* [PROBLEM REQUIREMENTS] Go through the records and give each one again exactly.

BEGIN RAW DATA

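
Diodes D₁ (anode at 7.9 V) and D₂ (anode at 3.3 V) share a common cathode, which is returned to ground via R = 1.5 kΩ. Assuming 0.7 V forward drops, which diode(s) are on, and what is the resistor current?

Assume both conduct. Then node N would need to be at both 7.9−0.7 = 7.2 V and 3.3−0.7 = 2.6 V, which is impossible.
Assume only D₁ conducts: V_N = 7.9 − 0.7 = 7.2 V, so I_R = 7.2/1.5 = 4.8 mA.
Check D₂: its anode-to-cathode voltage is 3.3 − 7.2 = -3.9 V < 0.7 V, so it is off. The assumption is consistent.

Only D₁ conducts; I_R ≈ 4.8 mA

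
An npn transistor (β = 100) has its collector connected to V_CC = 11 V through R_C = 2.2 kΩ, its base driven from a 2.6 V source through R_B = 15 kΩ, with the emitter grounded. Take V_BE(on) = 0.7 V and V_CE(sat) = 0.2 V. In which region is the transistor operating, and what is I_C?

saturation; I_C ≈ 4.9 mA

Assume active: I_B = (2.6 − 0.7)/15 = 0.127 mA, giving I_C = β·I_B = 12.7 mA.
But then V_CE = 11 − 12.7×2.2 = -16.9 V < V_CE(sat) = 0.2 V — impossible in the active region.
So the transistor is saturated. With V_CE = 0.2 V, I_C = (V_CC − 0.2)/R_C = 10.8/2.2 = 4.91 mA.
Check: β·I_B = 12.7 mA > I_C = 4.91 mA, confirming saturation.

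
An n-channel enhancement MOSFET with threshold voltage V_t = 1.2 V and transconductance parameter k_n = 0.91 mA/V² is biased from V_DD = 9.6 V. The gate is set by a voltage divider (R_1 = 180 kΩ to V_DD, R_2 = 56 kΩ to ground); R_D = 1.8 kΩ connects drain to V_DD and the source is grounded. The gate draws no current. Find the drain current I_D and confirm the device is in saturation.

V_G = V_DD·R_2/(R_1+R_2) = 9.6×56/236 = 2.28 V. With the source grounded, V_GS = V_G = 2.28 V.
Assume saturation: I_D = (k_n/2)(V_GS − V_t)² = (0.91/2)×(2.28 − 1.2)² = 0.455×1.08² = 0.529 mA.
V_DS = V_DD − I_D·R_D = 9.6 − 0.529×1.8 = 8.65 V.
Saturation requires V_DS ≥ V_GS − V_t = 1.08 V; 8.65 ≥ 1.08 ✓.

I_D ≈ 0.53 mA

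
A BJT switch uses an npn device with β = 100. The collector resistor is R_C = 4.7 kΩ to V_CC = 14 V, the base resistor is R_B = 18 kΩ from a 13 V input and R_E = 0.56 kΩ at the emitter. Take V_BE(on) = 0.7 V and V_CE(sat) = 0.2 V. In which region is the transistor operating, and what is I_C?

saturation; I_C ≈ 2.6 mA

Assume active: I_B = (13 − 0.7)/(18 + 101×0.56) = 0.165 mA, I_C = β·I_B = 16.5 mA.
Then V_CE = 14 − 16.5×4.7 − 16.7×0.56 = -72.9 V < 0.2 V — the active assumption fails.
Re-solve with V_CE = 0.2 V. KCL at the emitter: V_E/R_E = (V_BB−0.7−V_E)/R_B + (V_CC−0.2−V_E)/R_C, giving V_E = 1.76 V.
I_C = (V_CC − 0.2 − V_E)/R_C = (13.8 − 1.76)/4.7 = 2.56 mA.
Check: I_B = (12.3 − 1.76)/18 = 0.585 mA, and β·I_B = 58.5 mA > I_C, confirming saturation.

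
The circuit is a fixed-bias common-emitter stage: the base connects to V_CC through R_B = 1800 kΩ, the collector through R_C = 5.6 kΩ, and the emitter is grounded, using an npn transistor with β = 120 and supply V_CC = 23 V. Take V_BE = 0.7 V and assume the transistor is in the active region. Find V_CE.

V_CE ≈ 15 V

Base loop: V_CC = I_B·R_B + V_BE, so I_B = (23 − 0.7)/1800 kΩ = 0.0124 mA.
In the active region I_C = β·I_B = 120 × 0.0124 = 1.49 mA.
Collector loop: V_CE = V_CC − I_C·R_C = 23 − 1.49×5.6 = 14.7 V.
Since V_CE = 14.7 V > V_CE(sat) ≈ 0.2 V, the transistor is in the active region as assumed.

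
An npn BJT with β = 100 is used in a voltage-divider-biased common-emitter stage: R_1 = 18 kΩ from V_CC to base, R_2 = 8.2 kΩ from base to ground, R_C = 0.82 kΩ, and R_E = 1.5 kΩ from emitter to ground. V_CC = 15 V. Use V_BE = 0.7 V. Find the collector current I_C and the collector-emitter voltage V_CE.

Thevenize the base divider: V_Th = V_CC·R_2/(R_1+R_2) = 15×8.2/26.2 = 4.69 V, R_Th = R_1‖R_2 = 5.63 kΩ.
Base-emitter loop: V_Th = I_B·R_Th + V_BE + (β+1)I_B·R_E, so I_B = (4.69 − 0.7) / (5.63 + 101×1.5) = 0.0254 mA.
I_C = β·I_B = 100×0.0254 = 2.54 mA, and I_E = (β+1)I_B = 2.57 mA.
V_CE = V_CC − I_C·R_C − I_E·R_E = 15 − 2.54×0.82 − 2.57×1.5 = 9.06 V.
V_CE = 9.06 V > 0.2 V confirms active-region operation.

I_C ≈ 2.5 mA, V_CE ≈ 9.1 V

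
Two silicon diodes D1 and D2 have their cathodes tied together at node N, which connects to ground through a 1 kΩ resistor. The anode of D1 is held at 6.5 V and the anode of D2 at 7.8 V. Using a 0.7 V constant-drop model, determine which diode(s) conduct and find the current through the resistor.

Only D2 conducts; I_R ≈ 7.1 mA

Assume both conduct. Then node N would need to be at both 6.5−0.7 = 5.8 V and 7.8−0.7 = 7.1 V, which is impossible.
Assume only D2 conducts: V_N = 7.8 − 0.7 = 7.1 V, so I_R = 7.1/1 = 7.1 mA.
Check D1: its anode-to-cathode voltage is 6.5 − 7.1 = -0.6 V < 0.7 V, so it is off. The assumption is consistent.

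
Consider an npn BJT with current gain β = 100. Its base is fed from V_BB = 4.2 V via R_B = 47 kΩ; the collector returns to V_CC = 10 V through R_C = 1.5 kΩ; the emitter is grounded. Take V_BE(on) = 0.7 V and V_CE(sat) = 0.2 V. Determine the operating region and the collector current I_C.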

END RAW DATA

* [RESULT OF THIS EXERCISE]
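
Diodes D₁ (anode at 7.9 V) and D₂ (anode at 3.3 V) share a common cathode, which is returned to ground via R = 1.5 kΩ. Assuming 0.7 V forward drops, which diode(s) are on, and what is the resistor current?

Assume both conduct. Then node N would need to be at both 7.9−0.7 = 7.2 V and 3.3−0.7 = 2.6 V, which is impossible.
Assume only D₁ conducts: V_N = 7.9 − 0.7 = 7.2 V, so I_R = 7.2/1.5 = 4.8 mA.
Check D₂: its anode-to-cathode voltage is 3.3 − 7.2 = -3.9 V < 0.7 V, so it is off. The assumption is consistent.

Only D₁ conducts; I_R ≈ 4.8 mA

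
An npn transistor (β = 100) has its collector connected to V_CC = 11 V through R_C = 2.2 kΩ, its base driven from a 2.6 V source through R_B = 15 kΩ, with the emitter grounded. Take V_BE(on) = 0.7 V and V_CE(sat) = 0.2 V. In which region is the transistor operating, and what is I_C?

saturation; I_C ≈ 4.9 mA

Assume active: I_B = (2.6 − 0.7)/15 = 0.127 mA, giving I_C = β·I_B = 12.7 mA.
But then V_CE = 11 − 12.7×2.2 = -16.9 V < V_CE(sat) = 0.2 V — impossible in the active region.
So the transistor is saturated. With V_CE = 0.2 V, I_C = (V_CC − 0.2)/R_C = 10.8/2.2 = 4.91 mA.
Check: β·I_B = 12.7 mA > I_C = 4.91 mA, confirming saturation.

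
An n-channel enhancement MOSFET with threshold voltage V_t = 1.2 V and transconductance parameter k_n = 0.91 mA/V² is biased from V_DD = 9.6 V. The gate is set by a voltage divider (R_1 = 180 kΩ to V_DD, R_2 = 56 kΩ to ground); R_D = 1.8 kΩ connects drain to V_DD and the source is grounded. The gate draws no current. Find the drain current I_D and confirm the device is in saturation.

V_G = V_DD·R_2/(R_1+R_2) = 9.6×56/236 = 2.28 V. With the source grounded, V_GS = V_G = 2.28 V.
Assume saturation: I_D = (k_n/2)(V_GS − V_t)² = (0.91/2)×(2.28 − 1.2)² = 0.455×1.08² = 0.529 mA.
V_DS = V_DD − I_D·R_D = 9.6 − 0.529×1.8 = 8.65 V.
Saturation requires V_DS ≥ V_GS − V_t = 1.08 V; 8.65 ≥ 1.08 ✓.

I_D ≈ 0.53 mA

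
A BJT switch uses an npn device with β = 100. The collector resistor is R_C = 4.7 kΩ to V_CC = 14 V, the base resistor is R_B = 18 kΩ from a 13 V input and R_E = 0.56 kΩ at the emitter. Take V_BE(on) = 0.7 V and V_CE(sat) = 0.2 V. In which region is the transistor operating, and what is I_C?

saturation; I_C ≈ 2.6 mA

Assume active: I_B = (13 − 0.7)/(18 + 101×0.56) = 0.165 mA, I_C = β·I_B = 16.5 mA.
Then V_CE = 14 − 16.5×4.7 − 16.7×0.56 = -72.9 V < 0.2 V — the active assumption fails.
Re-solve with V_CE = 0.2 V. KCL at the emitter: V_E/R_E = (V_BB−0.7−V_E)/R_B + (V_CC−0.2−V_E)/R_C, giving V_E = 1.76 V.
I_C = (V_CC − 0.2 − V_E)/R_C = (13.8 − 1.76)/4.7 = 2.56 mA.
Check: I_B = (12.3 − 1.76)/18 = 0.585 mA, and β·I_B = 58.5 mA > I_C, confirming saturation.

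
The circuit is a fixed-bias common-emitter stage: the base connects to V_CC through R_B = 1800 kΩ, the collector through R_C = 5.6 kΩ, and the emitter is grounded, using an npn transistor with β = 120 and supply V_CC = 23 V. Take V_BE = 0.7 V and assume the transistor is in the active region. Find V_CE.

V_CE ≈ 15 V

Base loop: V_CC = I_B·R_B + V_BE, so I_B = (23 − 0.7)/1800 kΩ = 0.0124 mA.
In the active region I_C = β·I_B = 120 × 0.0124 = 1.49 mA.
Collector loop: V_CE = V_CC − I_C·R_C = 23 − 1.49×5.6 = 14.7 V.
Since V_CE = 14.7 V > V_CE(sat) ≈ 0.2 V, the transistor is in the active region as assumed.

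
An npn BJT with β = 100 is used in a voltage-divider-biased common-emitter stage: R_1 = 18 kΩ from V_CC to base, R_2 = 8.2 kΩ from base to ground, R_C = 0.82 kΩ, and R_E = 1.5 kΩ from emitter to ground. V_CC = 15 V. Use V_BE = 0.7 V. Find the collector current I_C and the collector-emitter voltage V_CE.

Thevenize the base divider: V_Th = V_CC·R_2/(R_1+R_2) = 15×8.2/26.2 = 4.69 V, R_Th = R_1‖R_2 = 5.63 kΩ.
Base-emitter loop: V_Th = I_B·R_Th + V_BE + (β+1)I_B·R_E, so I_B = (4.69 − 0.7) / (5.63 + 101×1.5) = 0.0254 mA.
I_C = β·I_B = 100×0.0254 = 2.54 mA, and I_E = (β+1)I_B = 2.57 mA.
V_CE = V_CC − I_C·R_C − I_E·R_E = 15 − 2.54×0.82 − 2.57×1.5 = 9.06 V.
V_CE = 9.06 V > 0.2 V confirms active-region operation.

I_C ≈ 2.5 mA, V_CE ≈ 9.1 V

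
Two silicon diodes D1 and D2 have their cathodes tied together at node N, which connects to ground through a 1 kΩ resistor. The anode of D1 is held at 6.5 V and the anode of D2 at 7.8 V. Using a 0.7 V constant-drop model, determine which diode(s) conduct and find the current through the resistor.

Only D2 conducts; I_R ≈ 7.1 mA

Assume both conduct. Then node N would need to be at both 6.5−0.7 = 5.8 V and 7.8−0.7 = 7.1 V, which is impossible.
Assume only D2 conducts: V_N = 7.8 − 0.7 = 7.1 V, so I_R = 7.1/1 = 7.1 mA.
Check D1: its anode-to-cathode voltage is 6.5 − 7.1 = -0.6 V < 0.7 V, so it is off. The assumption is consistent.

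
Consider an npn BJT with current gain β = 100. Its base is fed from V_BB = 4.2 V via R_B = 47 kΩ; the collector returns to V_CC = 10 V through R_C = 1.5 kΩ; the emitter is grounded. Take V_BE(on) = 0.7 V and V_CE(sat) = 0.2 V. Determine the operating region and the collector current I_C.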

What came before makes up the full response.